• [THE TASK]: All lines from the one with "Determine the number" onward, through the last line of the records below, are to be retyped word for word.

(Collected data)

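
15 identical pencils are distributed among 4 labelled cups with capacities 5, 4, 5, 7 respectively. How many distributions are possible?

78

Without the upper bounds there are C(18,3) = 816 ways to split 15 among 4 cups.
Subtract solutions that violate a single cap (substitute x_i' = x_i − (cap_i+1)): x_1 ≥ 6 gives C(12,3) = 220; x_2 ≥ 5 gives C(13,3) = 286; x_3 ≥ 6 gives C(12,3) = 220; x_4 ≥ 8 gives C(10,3) = 120. Together 846.
Add back pairs where two caps are both exceeded: 35 + 20 + 4 + 35 + 10 + 4 = 108.
By inclusion–exclusion the count is 816 − 846 + 108 = 78.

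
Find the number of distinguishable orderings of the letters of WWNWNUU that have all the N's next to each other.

Treat the 2 copies of N as a single block. The multiset to arrange is then {NN, U, U, W, W, W}, 6 items in all.
That gives (6)!/(3!·2!) = 60 arrangements.

60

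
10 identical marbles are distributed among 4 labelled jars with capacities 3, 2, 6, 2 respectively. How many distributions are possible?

18

Without the upper bounds there are C(13,3) = 286 ways to split 10 among 4 jars.
Subtract solutions that violate a single cap (substitute x_i' = x_i − (cap_i+1)): x_1 ≥ 4 gives C(9,3) = 84; x_2 ≥ 3 gives C(10,3) = 120; x_3 ≥ 7 gives C(6,3) = 20; x_4 ≥ 3 gives C(10,3) = 120. Together 344.
Add back pairs where two caps are both exceeded: 20 + 0 + 20 + 1 + 35 + 1 = 77.
Subtract triples: 0 + 1 + 0 + 0 = 1.
By inclusion–exclusion the count is 286 − 344 + 77 − 1 = 18.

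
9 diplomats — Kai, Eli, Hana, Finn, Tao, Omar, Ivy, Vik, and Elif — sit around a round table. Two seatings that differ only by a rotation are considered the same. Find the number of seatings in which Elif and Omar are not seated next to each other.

Without the restriction there are (8)! = 40320 seatings.
Those with Elif next to Omar: fuse the pair into one unit and seat 8 units around a circle — 2·(7)! = 10080.
Subtracting, 40320 − 10080 = 30240.

30240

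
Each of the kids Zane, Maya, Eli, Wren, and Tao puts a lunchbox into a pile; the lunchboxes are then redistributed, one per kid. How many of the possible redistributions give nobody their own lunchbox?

44

Let Aᵢ be the assignments in which kid i gets their own lunchbox. We want the size of the complement of A₁∪…∪A_5.
By inclusion–exclusion this is Σ_{j=0}^{5} (−1)^j C(5,j)·(5−j)!.
Computing: 120 − 120 + 60 − 20 + 5 − 1 = 44.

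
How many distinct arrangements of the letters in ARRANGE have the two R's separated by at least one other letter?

There are 7!/(2!·2!) = 1260 arrangements of ARRANGE in total.
Arrangements with the R's together: treat RR as one letter, giving (6)!/(2!) = 360.
Hence 1260 − 360 = 900.

900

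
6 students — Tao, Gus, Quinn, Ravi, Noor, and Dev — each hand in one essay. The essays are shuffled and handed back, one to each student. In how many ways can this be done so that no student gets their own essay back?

265

Count assignments avoiding every fixed point. For any j of the 6 students fixed to their own essay, the other 6−j can be arranged in (6−j)! ways.
By inclusion–exclusion this is Σ_{j=0}^{6} (−1)^j C(6,j)·(6−j)!.
Computing: 720 − 720 + 360 − 120 + 30 − 6 + 1 = 265.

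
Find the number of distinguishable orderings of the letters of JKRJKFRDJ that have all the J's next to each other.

Treat the 3 copies of J as a single block. The multiset to arrange is then {JJJ, D, F, K, K, R, R}, 7 items in all.
That gives (7)!/(2!·2!) = 1260 arrangements.

1260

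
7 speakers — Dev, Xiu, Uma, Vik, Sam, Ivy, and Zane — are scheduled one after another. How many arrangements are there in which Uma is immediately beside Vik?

Treat {Uma, Vik} as a single unit. There are 6 units to order, and the pair itself can be ordered 2 ways.
So the count is 2·(6)! = 1440.

1440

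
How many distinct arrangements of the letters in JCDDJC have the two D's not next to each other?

Total arrangements of JCDDJC: 6!/(2!·2!·2!) = 90.
Arrangements with the D's together: treat DD as one letter, giving (5)!/(2!·2!) = 30.
Subtracting, 90 − 30 = 60 arrangements keep the D's apart.

60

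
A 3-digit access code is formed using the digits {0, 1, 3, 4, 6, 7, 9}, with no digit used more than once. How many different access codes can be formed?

This is a permutation of 3 out of 7: P(7,3) = 7!/4!.
That product is 7 × 6 × 5 = 210.

210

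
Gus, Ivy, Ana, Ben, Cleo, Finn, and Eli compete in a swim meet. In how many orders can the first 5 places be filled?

2520

This is an ordered selection of 5 from 7: P(7,5).
That gives 7 × 6 × 5 × 4 × 3 = 2520.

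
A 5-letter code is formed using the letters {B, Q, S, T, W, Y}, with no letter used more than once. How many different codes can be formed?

This is a permutation of 5 out of 6: P(6,5) = 6!/1!.
6 × 5 × 4 × 3 × 2 = 720.

720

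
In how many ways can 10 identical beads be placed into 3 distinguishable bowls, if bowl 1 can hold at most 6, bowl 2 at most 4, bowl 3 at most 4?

Ignoring the caps, the number of non-negative solutions to x_1+…+x_3 = 10 is C(12,2) = 66.
Subtract solutions that violate a single cap (substitute x_i' = x_i − (cap_i+1)): x_1 ≥ 7 gives C(5,2) = 10; x_2 ≥ 5 gives C(7,2) = 21; x_3 ≥ 5 gives C(7,2) = 21. Together 52.
Add back pairs where two caps are both exceeded: 0 + 0 + 1 = 1.
By inclusion–exclusion the count is 66 − 52 + 1 = 15.

15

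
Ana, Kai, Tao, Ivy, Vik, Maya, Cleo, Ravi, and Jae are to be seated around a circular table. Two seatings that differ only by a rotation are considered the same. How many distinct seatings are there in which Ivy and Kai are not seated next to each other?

30240

All circular seatings of 9 people number (8)! = 40320.
Seatings with Ivy beside Kai: treat them as a block with 2 internal orders, giving 2 × (7)! = 10080.
Subtracting, 40320 − 10080 = 30240.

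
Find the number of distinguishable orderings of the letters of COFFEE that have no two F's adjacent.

Total arrangements of COFFEE: 6!/(2!·2!) = 180.
If the two F's are adjacent, glue them into one block, leaving 5 items to arrange: (5)!/(2!) = 60 ways.
Hence 180 − 60 = 120.

120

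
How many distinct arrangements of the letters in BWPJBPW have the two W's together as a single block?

180

Treat the 2 copies of W as a single block. The multiset to arrange is then {WW, B, B, J, P, P}, 6 items in all.
That gives (6)!/(2!·2!) = 180 arrangements.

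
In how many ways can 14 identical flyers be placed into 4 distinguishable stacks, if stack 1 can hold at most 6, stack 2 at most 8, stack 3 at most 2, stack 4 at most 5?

80

Ignoring the caps, the number of non-negative solutions to x_1+…+x_4 = 14 is C(17,3) = 680.
Subtract solutions that violate a single cap (substitute x_i' = x_i − (cap_i+1)): x_1 ≥ 7 gives C(10,3) = 120; x_2 ≥ 9 gives C(8,3) = 56; x_3 ≥ 3 gives C(14,3) = 364; x_4 ≥ 6 gives C(11,3) = 165. Together 705.
Add back pairs where two caps are both exceeded: 0 + 35 + 4 + 10 + 0 + 56 = 105.
By inclusion–exclusion the count is 680 − 705 + 105 = 80.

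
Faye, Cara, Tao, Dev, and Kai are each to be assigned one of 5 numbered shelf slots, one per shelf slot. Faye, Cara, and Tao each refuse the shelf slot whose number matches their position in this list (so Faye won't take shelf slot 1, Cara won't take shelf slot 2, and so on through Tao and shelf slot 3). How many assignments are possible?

64

Let Aᵢ (for i ∈ {1, 2, 3}) be the placements that put person i in their forbidden shelf slot. Any j of these fix j positions, leaving (5−j)! ways to fill the rest, and there are C(3,j) ways to pick which j.
By inclusion–exclusion, the number of valid placements is Σ_{j=0}^{3} (−1)^j C(3,j)·(5−j)!.
Computing: 120 − 72 + 18 − 2 = 64.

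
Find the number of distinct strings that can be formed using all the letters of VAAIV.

VAAIV has 5 letters with A appearing twice and V appearing twice.
The number of distinct arrangements is 5!/(2!·2!) = 120/4 = 30.

30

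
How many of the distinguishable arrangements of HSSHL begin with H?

Fix H in the first position and arrange the remaining 4 letters.
Those 4 letters have S appearing twice, giving (4)!/(2!) = 12.

12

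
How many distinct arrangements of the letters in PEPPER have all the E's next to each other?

20

Treat the 2 copies of E as a single block. The multiset to arrange is then {EE, P, P, P, R}, 5 items in all.
That gives (5)!/(3!) = 20 arrangements.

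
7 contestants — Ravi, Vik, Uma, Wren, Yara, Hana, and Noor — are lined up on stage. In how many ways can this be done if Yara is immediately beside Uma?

Glue Yara and Uma into one block (2 internal orders), leaving 6 units to arrange in a row.
That gives 2 × 6! = 2 × 720 = 1440.

1440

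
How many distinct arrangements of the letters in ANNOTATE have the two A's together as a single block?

Treat the 2 copies of A as a single block. The multiset to arrange is then {AA, E, N, N, O, T, T}, 7 items in all.
That gives (7)!/(2!·2!) = 1260 arrangements.

1260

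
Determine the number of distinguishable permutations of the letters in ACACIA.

60

The 6 letters of ACACIA have repeats: A appearing 3 times and C appearing twice.
Dividing 6! = 720 by 3!·2! = 12 for the repeated letters gives 60.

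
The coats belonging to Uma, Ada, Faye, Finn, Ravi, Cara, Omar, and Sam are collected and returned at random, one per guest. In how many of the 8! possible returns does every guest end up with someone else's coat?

14833

This is the derangement count D_8: permutations of 8 items with no fixed point.
By inclusion–exclusion this is Σ_{j=0}^{8} (−1)^j C(8,j)·(8−j)!.
Computing: 40320 − 40320 + 20160 − 6720 + 1680 − 336 + 56 − 8 + 1 = 14833.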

• [EXERCISE ANSWER]:
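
Determine the number of distinguishable permutations of the letters in ACACIA.

60

The 6 letters of ACACIA have repeats: A appearing 3 times and C appearing twice.
Dividing 6! = 720 by 3!·2! = 12 for the repeated letters gives 60.

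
The coats belonging to Uma, Ada, Faye, Finn, Ravi, Cara, Omar, and Sam are collected and returned at random, one per guest. In how many of the 8! possible returns does every guest end up with someone else's coat?

14833

This is the derangement count D_8: permutations of 8 items with no fixed point.
By inclusion–exclusion this is Σ_{j=0}^{8} (−1)^j C(8,j)·(8−j)!.
Computing: 40320 − 40320 + 20160 − 6720 + 1680 − 336 + 56 − 8 + 1 = 14833.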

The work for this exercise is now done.